:: Action item ::
Begin at the line containing "Under the weighted-average" and copy each line exactly through the end of the records, leaving out what comes before.

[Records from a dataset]
○ ○ ○

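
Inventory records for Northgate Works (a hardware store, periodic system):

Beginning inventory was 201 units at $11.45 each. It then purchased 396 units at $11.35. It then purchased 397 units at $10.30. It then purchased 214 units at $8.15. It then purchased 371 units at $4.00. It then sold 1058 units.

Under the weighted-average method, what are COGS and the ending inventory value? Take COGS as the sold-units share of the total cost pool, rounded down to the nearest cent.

COGS = $9,456.50; ending inventory = $4,656.75

Sale 1, sell 1058: 1058/1579 × $14,113.25 → $9,456.50
Ending inventory (cost pool remaining) = $4,656.75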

○ ○ ○

:: Task response ::
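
Under the weighted-average method, what are COGS and the ending inventory value? Take COGS as the sold-units share of the total cost pool, rounded down to the nearest cent.

COGS = $9,456.50; ending inventory = $4,656.75

Sale 1, sell 1058: 1058/1579 × $14,113.25 → $9,456.50
Ending inventory (cost pool remaining) = $4,656.75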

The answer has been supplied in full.